*What the exercise asks*:
Please reproduce, exactly and with nothing added, the lines of the material below that run from the one containing "An electroplater coats" to the end.

*Stored data*:
------------------------

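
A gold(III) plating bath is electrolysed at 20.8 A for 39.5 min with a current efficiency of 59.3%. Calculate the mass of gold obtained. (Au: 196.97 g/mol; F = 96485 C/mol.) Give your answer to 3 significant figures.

Q = 20.8 × 2370 = 49300 C
n(e⁻) = 49300 / 96485 = 0.5110 mol
Au³⁺ + 3e⁻ → Au, so theoretical m(Au) = 0.1703 × 196.97 = 33.54 g
Actual mass = 59.3% × 33.54 = 19.9 g

19.9 g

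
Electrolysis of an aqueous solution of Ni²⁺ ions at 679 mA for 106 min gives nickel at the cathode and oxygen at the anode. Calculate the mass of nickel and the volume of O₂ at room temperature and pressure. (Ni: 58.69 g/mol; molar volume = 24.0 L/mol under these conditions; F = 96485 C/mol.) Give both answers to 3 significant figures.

1.31 g Ni; 0.269 L O₂

Q = 0.679 × 6360 = 4318 C; n(e⁻) = 4318 / 96485 = 0.04475 mol
Cathode: Ni²⁺ + 2e⁻ → Ni → n(Ni) = 0.04475/2 = 0.02238 mol → 1.31 g
Anode: 2H₂O → O₂ + 4H⁺ + 4e⁻ → n(O₂) = 0.04475/4 = 0.01119 mol → 0.269 L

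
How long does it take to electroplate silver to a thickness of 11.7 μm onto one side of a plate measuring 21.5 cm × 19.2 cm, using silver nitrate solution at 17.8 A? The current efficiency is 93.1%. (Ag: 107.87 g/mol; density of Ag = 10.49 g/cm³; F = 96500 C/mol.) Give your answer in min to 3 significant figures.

4.56 min

Plated area = 21.5 × 19.2 = 412.8 cm²
Volume = 412.8 × 11.7×10⁻⁴ cm = 0.4830 cm³
m(Ag) = 0.4830 × 10.49 = 5.067 g
n(Ag) = 5.067 / 107.87 = 0.04697 mol; n(e⁻) = 0.04697 mol
Q = 0.04697 × 96500 / 0.931 = 4869 C
t = 4869 / 17.8 = 273.5 s = 4.56 min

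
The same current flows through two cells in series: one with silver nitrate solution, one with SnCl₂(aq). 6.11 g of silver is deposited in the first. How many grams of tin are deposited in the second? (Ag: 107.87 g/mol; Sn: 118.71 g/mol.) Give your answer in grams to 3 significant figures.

n(Ag) = 6.11 / 107.87 = 0.05664 mol
Ag⁺ + e⁻ → Ag, so n(e⁻) = 0.05664 mol
Same current for the same time ⇒ same n(e⁻) = 0.05664 mol in both cells.
Sn²⁺ + 2e⁻ → Sn, so n(Sn) = 0.05664 / 2 = 0.02832 mol
m(Sn) = 0.02832 × 118.71 = 3.36 g

3.36 g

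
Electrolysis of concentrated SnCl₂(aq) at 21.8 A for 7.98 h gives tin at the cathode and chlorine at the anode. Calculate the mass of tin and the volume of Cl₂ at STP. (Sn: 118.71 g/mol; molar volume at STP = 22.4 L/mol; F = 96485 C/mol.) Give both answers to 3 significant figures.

Q = 21.8 × 28728 = 6.263×10^5 C; n(e⁻) = 6.263×10^5 / 96485 = 6.491 mol
Cathode: Sn²⁺ + 2e⁻ → Sn → n(Sn) = 6.491/2 = 3.246 mol → 385 g
Anode: 2Cl⁻ → Cl₂ + 2e⁻ → n(Cl₂) = 6.491/2 = 3.246 mol → 72.7 L

385 g Sn; 72.7 L Cl₂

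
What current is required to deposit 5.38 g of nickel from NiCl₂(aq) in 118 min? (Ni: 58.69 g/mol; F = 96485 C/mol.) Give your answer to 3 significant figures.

n(Ni) = 5.38 / 58.69 = 0.09167 mol
Ni²⁺ + 2e⁻ → Ni, so n(e⁻) = 2 × 0.09167 = 0.1833 mol
Q = 0.1833 × 96485 = 17690 C
I = Q / t = 17690 / 7080 s = 2.50 A

2.50 A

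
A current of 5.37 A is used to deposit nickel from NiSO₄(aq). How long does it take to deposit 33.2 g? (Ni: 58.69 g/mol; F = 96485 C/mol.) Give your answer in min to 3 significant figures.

n(Ni) = 33.2 / 58.69 = 0.5657 mol
Ni²⁺ + 2e⁻ → Ni, so n(e⁻) = 2 × 0.5657 = 1.131 mol
Q = 1.131 × 96485 = 1.091×10^5 C
t = Q / I = 1.091×10^5 / 5.37 = 20320 s = 339 min

339 min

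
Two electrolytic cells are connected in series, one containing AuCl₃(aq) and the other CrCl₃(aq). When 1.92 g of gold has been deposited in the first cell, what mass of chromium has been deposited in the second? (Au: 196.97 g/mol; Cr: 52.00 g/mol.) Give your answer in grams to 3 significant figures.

0.507 g

n(Au) = 1.92 / 196.97 = 0.009748 mol
Au³⁺ + 3e⁻ → Au, so n(e⁻) = 3 × 0.009748 = 0.02924 mol
Same current for the same time ⇒ same n(e⁻) = 0.02924 mol in both cells.
Cr³⁺ + 3e⁻ → Cr, so n(Cr) = 0.02924 / 3 = 0.009747 mol
m(Cr) = 0.009747 × 52.00 = 0.507 g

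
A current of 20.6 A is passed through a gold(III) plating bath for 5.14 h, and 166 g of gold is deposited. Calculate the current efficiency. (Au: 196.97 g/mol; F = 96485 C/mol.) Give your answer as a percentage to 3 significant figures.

Q = 20.6 × 18504 = 3.812×10^5 C
n(e⁻) = 3.812×10^5 / 96485 = 3.951 mol
Au³⁺ + 3e⁻ → Au, so theoretical n(Au) = 1.317 mol → 259.4 g
Efficiency = 166 / 259.4 = 0.6399 = 64.0%

64.0%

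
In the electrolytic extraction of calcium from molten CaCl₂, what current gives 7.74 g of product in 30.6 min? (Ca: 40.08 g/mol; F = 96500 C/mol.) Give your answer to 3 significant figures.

20.3 A

n(Ca) = 7.74 / 40.08 = 0.1931 mol
Ca²⁺ + 2e⁻ → Ca, so n(e⁻) = 2 × 0.1931 = 0.3862 mol
Q = 0.3862 × 96500 = 37270 C
I = Q / t = 37270 / 1836 s = 20.3 A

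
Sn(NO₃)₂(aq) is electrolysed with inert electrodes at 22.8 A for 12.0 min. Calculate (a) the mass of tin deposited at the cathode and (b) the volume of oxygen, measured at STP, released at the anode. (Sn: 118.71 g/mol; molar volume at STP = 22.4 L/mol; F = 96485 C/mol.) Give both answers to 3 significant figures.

10.1 g Sn; 0.953 L O₂

Q = 22.8 × 720 = 16420 C; n(e⁻) = 16420 / 96485 = 0.1702 mol
Cathode: Sn²⁺ + 2e⁻ → Sn → n(Sn) = 0.1702/2 = 0.08510 mol → 10.1 g
Anode: 2H₂O → O₂ + 4H⁺ + 4e⁻ → n(O₂) = 0.1702/4 = 0.04255 mol → 0.953 L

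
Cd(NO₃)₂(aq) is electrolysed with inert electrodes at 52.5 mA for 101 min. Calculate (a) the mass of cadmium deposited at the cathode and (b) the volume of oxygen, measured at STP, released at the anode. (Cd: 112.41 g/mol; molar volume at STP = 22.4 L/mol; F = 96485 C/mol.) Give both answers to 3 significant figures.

Q = 0.0525 × 6060 = 318.2 C; n(e⁻) = 318.2 / 96485 = 0.003298 mol
Cathode: Cd²⁺ + 2e⁻ → Cd → n(Cd) = 0.003298/2 = 0.001649 mol → 0.185 g
Anode: 2H₂O → O₂ + 4H⁺ + 4e⁻ → n(O₂) = 0.003298/4 = 8.245×10^-4 mol → 0.0185 L

0.185 g Cd; 0.0185 L O₂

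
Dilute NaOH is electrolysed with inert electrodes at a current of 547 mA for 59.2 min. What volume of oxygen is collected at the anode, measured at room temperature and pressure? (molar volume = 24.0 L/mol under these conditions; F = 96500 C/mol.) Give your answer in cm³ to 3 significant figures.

Q = 0.547 A × 3552 s = 1943 C
Moles of electrons = 1943 / 96500 = 0.02013 mol
2H₂O → O₂ + 4H⁺ + 4e⁻, so n(O₂) = 0.02013 / 4 = 0.005033 mol
V = 0.005033 × 24.0 = 0.1208 L
= 121 cm³

121 cm³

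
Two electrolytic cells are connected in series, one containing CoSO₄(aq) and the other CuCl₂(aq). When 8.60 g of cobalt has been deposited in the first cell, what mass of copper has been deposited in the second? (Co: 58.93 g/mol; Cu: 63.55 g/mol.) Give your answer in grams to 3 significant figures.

9.27 g

n(Co) = 8.60 / 58.93 = 0.1459 mol
Co²⁺ + 2e⁻ → Co, so n(e⁻) = 2 × 0.1459 = 0.2918 mol
Same current for the same time ⇒ same n(e⁻) = 0.2918 mol in both cells.
Cu²⁺ + 2e⁻ → Cu, so n(Cu) = 0.2918 / 2 = 0.1459 mol
m(Cu) = 0.1459 × 63.55 = 9.27 g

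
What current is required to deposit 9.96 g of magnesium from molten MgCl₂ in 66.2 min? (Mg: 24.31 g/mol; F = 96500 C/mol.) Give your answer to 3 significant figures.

n(Mg) = 9.96 / 24.31 = 0.4097 mol
Mg²⁺ + 2e⁻ → Mg, so n(e⁻) = 2 × 0.4097 = 0.8194 mol
Q = 0.8194 × 96500 = 79070 C
I = Q / t = 79070 / 3972 s = 19.9 A

19.9 A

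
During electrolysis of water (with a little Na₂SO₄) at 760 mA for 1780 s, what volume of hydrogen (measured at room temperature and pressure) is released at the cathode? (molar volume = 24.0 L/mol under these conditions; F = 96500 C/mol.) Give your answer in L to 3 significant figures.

0.168 L

Q = 0.760 A × 1780 s = 1353 C
n(e⁻) = 1353 / 96500 = 0.01402 mol
2H⁺ + 2e⁻ → H₂, so n(H₂) = 0.01402 / 2 = 0.007010 mol
V = 0.007010 × 24.0 = 0.1682 L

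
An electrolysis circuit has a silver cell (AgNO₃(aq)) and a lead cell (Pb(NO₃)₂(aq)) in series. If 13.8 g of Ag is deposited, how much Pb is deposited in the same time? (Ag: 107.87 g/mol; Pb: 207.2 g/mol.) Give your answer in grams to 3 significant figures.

n(Ag) = 13.8 / 107.87 = 0.1279 mol
Ag⁺ + e⁻ → Ag, so n(e⁻) = 0.1279 mol
In series, the same 0.1279 mol of electrons flows through the second cell.
Pb²⁺ + 2e⁻ → Pb, so n(Pb) = 0.1279 / 2 = 0.06395 mol
m(Pb) = 0.06395 × 207.2 = 13.3 g

13.3 g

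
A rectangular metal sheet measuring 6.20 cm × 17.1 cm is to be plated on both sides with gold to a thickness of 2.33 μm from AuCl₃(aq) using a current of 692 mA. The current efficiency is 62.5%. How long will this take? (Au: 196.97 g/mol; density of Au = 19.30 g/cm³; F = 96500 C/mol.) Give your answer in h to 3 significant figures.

0.900 h

Plated area = 2 × 6.20 × 17.1 = 212.0 cm²
Volume = 212.0 × 2.33×10⁻⁴ cm = 0.04940 cm³
m(Au) = 0.04940 × 19.30 = 0.9534 g
n(Au) = 0.9534 / 196.97 = 0.004840 mol; n(e⁻) = 3 × 0.004840 = 0.01452 mol
Q = 0.01452 × 96500 / 0.625 = 2242 C
t = 2242 / 0.692 = 3240 s = 0.900 h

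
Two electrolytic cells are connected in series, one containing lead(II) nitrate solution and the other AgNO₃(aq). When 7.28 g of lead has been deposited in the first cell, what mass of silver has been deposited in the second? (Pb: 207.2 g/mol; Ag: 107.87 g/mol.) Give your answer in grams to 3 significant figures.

n(Pb) = 7.28 / 207.2 = 0.03514 mol
Pb²⁺ + 2e⁻ → Pb, so n(e⁻) = 2 × 0.03514 = 0.07028 mol
Since the cells are in series, n(e⁻) in the Ag cell is also 0.07028 mol.
Ag⁺ + e⁻ → Ag, so n(Ag) = 0.07028 mol
m(Ag) = 0.07028 × 107.87 = 7.58 g

7.58 g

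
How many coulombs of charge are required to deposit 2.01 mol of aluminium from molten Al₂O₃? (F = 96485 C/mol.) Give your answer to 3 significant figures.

Al³⁺ + 3e⁻ → Al, so n(e⁻) = 3 × 2.01 = 6.030 mol
Q = 6.030 × 96485 = 5.818×10^5 C

5.82×10^5 C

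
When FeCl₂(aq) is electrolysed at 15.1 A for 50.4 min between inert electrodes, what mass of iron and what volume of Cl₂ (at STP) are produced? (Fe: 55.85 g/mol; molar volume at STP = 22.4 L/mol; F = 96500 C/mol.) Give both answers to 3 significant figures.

13.2 g Fe; 5.30 L Cl₂

Q = 15.1 × 3024 = 45660 C; n(e⁻) = 45660 / 96500 = 0.4732 mol
Cathode: Fe²⁺ + 2e⁻ → Fe → n(Fe) = 0.4732/2 = 0.2366 mol → 13.2 g
Anode: 2Cl⁻ → Cl₂ + 2e⁻ → n(Cl₂) = 0.4732/2 = 0.2366 mol → 5.30 L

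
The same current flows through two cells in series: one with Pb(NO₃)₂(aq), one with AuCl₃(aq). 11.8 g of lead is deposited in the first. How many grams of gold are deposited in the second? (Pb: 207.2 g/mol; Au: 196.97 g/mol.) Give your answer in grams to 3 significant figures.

7.48 g

n(Pb) = 11.8 / 207.2 = 0.05695 mol
Pb²⁺ + 2e⁻ → Pb, so n(e⁻) = 2 × 0.05695 = 0.1139 mol
In series, the same 0.1139 mol of electrons flows through the second cell.
Au³⁺ + 3e⁻ → Au, so n(Au) = 0.1139 / 3 = 0.03797 mol
m(Au) = 0.03797 × 196.97 = 7.48 g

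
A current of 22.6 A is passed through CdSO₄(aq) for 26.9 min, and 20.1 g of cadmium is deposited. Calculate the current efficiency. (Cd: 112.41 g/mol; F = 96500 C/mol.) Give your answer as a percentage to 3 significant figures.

94.6%

Q = 22.6 × 1614 = 36480 C
n(e⁻) = 36480 / 96500 = 0.3780 mol
Cd²⁺ + 2e⁻ → Cd, so theoretical n(Cd) = 0.1890 mol → 21.25 g
Efficiency = 20.1 / 21.25 = 0.9459 = 94.6%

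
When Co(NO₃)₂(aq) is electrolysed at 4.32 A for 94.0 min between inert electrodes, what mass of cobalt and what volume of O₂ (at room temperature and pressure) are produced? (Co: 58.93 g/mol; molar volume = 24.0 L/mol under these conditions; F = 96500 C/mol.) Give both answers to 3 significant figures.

7.44 g Co; 1.51 L O₂

Q = 4.32 × 5640 = 24360 C; n(e⁻) = 24360 / 96500 = 0.2524 mol
Cathode: Co²⁺ + 2e⁻ → Co → n(Co) = 0.2524/2 = 0.1262 mol → 7.44 g
Anode: 2H₂O → O₂ + 4H⁺ + 4e⁻ → n(O₂) = 0.2524/4 = 0.06310 mol → 1.51 L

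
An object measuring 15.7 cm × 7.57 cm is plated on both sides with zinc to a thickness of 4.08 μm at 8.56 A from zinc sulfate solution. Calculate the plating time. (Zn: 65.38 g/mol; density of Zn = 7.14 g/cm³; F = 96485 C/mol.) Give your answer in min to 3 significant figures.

Plated area = 2 × 15.7 × 7.57 = 237.7 cm²
Volume = 237.7 × 4.08×10⁻⁴ cm = 0.09698 cm³
m(Zn) = 0.09698 × 7.14 = 0.6924 g
n(Zn) = 0.6924 / 65.38 = 0.01059 mol; n(e⁻) = 2 × 0.01059 = 0.02118 mol
Q = 0.02118 × 96485 = 2044 C
t = 2044 / 8.56 = 238.8 s = 3.98 min

3.98 min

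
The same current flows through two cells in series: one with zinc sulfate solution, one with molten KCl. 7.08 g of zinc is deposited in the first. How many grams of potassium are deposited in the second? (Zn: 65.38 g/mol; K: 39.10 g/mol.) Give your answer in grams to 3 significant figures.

8.47 g

n(Zn) = 7.08 / 65.38 = 0.1083 mol
Zn²⁺ + 2e⁻ → Zn, so n(e⁻) = 2 × 0.1083 = 0.2166 mol
Since the cells are in series, n(e⁻) in the K cell is also 0.2166 mol.
K⁺ + e⁻ → K, so n(K) = 0.2166 mol
m(K) = 0.2166 × 39.10 = 8.47 g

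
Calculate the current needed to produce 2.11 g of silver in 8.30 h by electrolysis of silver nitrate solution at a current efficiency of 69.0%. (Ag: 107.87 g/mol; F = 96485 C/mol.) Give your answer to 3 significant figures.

n(Ag) = 2.11 / 107.87 = 0.01956 mol
Ag⁺ + e⁻ → Ag, so n(e⁻) = 0.01956 mol
Q = 0.01956 × 96485 / 0.690 = 2735 C
I = Q / t = 2735 / 29880 s = 0.0915 A

0.0915 A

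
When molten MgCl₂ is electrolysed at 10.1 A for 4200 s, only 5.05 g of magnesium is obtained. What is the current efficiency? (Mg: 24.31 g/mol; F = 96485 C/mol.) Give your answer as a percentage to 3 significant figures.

94.5%

Q = 10.1 × 4200 = 42420 C
n(e⁻) = 42420 / 96485 = 0.4397 mol
Mg²⁺ + 2e⁻ → Mg, so theoretical n(Mg) = 0.2199 mol → 5.346 g
Efficiency = 5.05 / 5.346 = 0.9446 = 94.5%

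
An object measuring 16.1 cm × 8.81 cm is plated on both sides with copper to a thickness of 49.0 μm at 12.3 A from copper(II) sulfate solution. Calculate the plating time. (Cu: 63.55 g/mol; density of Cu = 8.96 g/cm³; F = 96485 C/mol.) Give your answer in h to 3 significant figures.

0.854 h

Plated area = 2 × 16.1 × 8.81 = 283.7 cm²
Volume = 283.7 × 49.0×10⁻⁴ cm = 1.390 cm³
m(Cu) = 1.390 × 8.96 = 12.45 g
n(Cu) = 12.45 / 63.55 = 0.1959 mol; n(e⁻) = 2 × 0.1959 = 0.3918 mol
Q = 0.3918 × 96485 = 37800 C
t = 37800 / 12.3 = 3073 s = 0.854 h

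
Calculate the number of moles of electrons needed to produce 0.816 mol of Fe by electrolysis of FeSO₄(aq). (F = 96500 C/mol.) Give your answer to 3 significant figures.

Fe²⁺ + 2e⁻ → Fe, so n(e⁻) = 2 × 0.816 = 1.632 mol

1.63 mol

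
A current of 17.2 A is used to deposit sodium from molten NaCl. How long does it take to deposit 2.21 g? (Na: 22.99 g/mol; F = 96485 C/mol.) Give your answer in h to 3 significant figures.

n(Na) = 2.21 / 22.99 = 0.09613 mol
Na⁺ + e⁻ → Na, so n(e⁻) = 0.09613 mol
Q = 0.09613 × 96485 = 9275 C
t = Q / I = 9275 / 17.2 = 539.2 s = 0.150 h

0.150 h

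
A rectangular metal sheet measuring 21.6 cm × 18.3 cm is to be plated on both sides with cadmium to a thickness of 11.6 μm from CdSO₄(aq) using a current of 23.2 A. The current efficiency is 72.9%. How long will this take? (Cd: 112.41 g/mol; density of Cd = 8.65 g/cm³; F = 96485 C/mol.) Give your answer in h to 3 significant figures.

Plated area = 2 × 21.6 × 18.3 = 790.6 cm²
Volume = 790.6 × 11.6×10⁻⁴ cm = 0.9171 cm³
m(Cd) = 0.9171 × 8.65 = 7.933 g
n(Cd) = 7.933 / 112.41 = 0.07057 mol; n(e⁻) = 2 × 0.07057 = 0.1411 mol
Q = 0.1411 × 96485 / 0.729 = 18670 C
t = 18670 / 23.2 = 804.7 s = 0.224 h

0.224 h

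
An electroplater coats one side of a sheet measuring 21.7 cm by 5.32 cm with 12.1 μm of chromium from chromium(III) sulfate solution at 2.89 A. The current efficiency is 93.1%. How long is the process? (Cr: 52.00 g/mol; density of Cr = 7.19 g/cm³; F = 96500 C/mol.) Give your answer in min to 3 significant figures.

Plated area = 21.7 × 5.32 = 115.4 cm²
Volume = 115.4 × 12.1×10⁻⁴ cm = 0.1396 cm³
m(Cr) = 0.1396 × 7.19 = 1.004 g
n(Cr) = 1.004 / 52.00 = 0.01931 mol; n(e⁻) = 3 × 0.01931 = 0.05793 mol
Q = 0.05793 × 96500 / 0.931 = 6005 C
t = 6005 / 2.89 = 2078 s = 34.6 min

34.6 min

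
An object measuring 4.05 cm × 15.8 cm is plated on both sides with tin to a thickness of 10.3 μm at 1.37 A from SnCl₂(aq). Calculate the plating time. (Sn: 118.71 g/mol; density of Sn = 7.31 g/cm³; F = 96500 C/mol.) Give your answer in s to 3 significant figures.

Plated area = 2 × 4.05 × 15.8 = 128.0 cm²
Volume = 128.0 × 10.3×10⁻⁴ cm = 0.1318 cm³
m(Sn) = 0.1318 × 7.31 = 0.9635 g
n(Sn) = 0.9635 / 118.71 = 0.008116 mol; n(e⁻) = 2 × 0.008116 = 0.01623 mol
Q = 0.01623 × 96500 = 1566 C
t = 1566 / 1.37 = 1143 s

1140 s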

------------------------

*Output of the exercise*:
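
An electroplater coats one side of a sheet measuring 21.7 cm by 5.32 cm with 12.1 μm of chromium from chromium(III) sulfate solution at 2.89 A. The current efficiency is 93.1%. How long is the process? (Cr: 52.00 g/mol; density of Cr = 7.19 g/cm³; F = 96500 C/mol.) Give your answer in min to 3 significant figures.

Plated area = 21.7 × 5.32 = 115.4 cm²
Volume = 115.4 × 12.1×10⁻⁴ cm = 0.1396 cm³
m(Cr) = 0.1396 × 7.19 = 1.004 g
n(Cr) = 1.004 / 52.00 = 0.01931 mol; n(e⁻) = 3 × 0.01931 = 0.05793 mol
Q = 0.05793 × 96500 / 0.931 = 6005 C
t = 6005 / 2.89 = 2078 s = 34.6 min

34.6 min

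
An object measuring 4.05 cm × 15.8 cm is plated on both sides with tin to a thickness of 10.3 μm at 1.37 A from SnCl₂(aq). Calculate the plating time. (Sn: 118.71 g/mol; density of Sn = 7.31 g/cm³; F = 96500 C/mol.) Give your answer in s to 3 significant figures.

Plated area = 2 × 4.05 × 15.8 = 128.0 cm²
Volume = 128.0 × 10.3×10⁻⁴ cm = 0.1318 cm³
m(Sn) = 0.1318 × 7.31 = 0.9635 g
n(Sn) = 0.9635 / 118.71 = 0.008116 mol; n(e⁻) = 2 × 0.008116 = 0.01623 mol
Q = 0.01623 × 96500 = 1566 C
t = 1566 / 1.37 = 1143 s

1140 s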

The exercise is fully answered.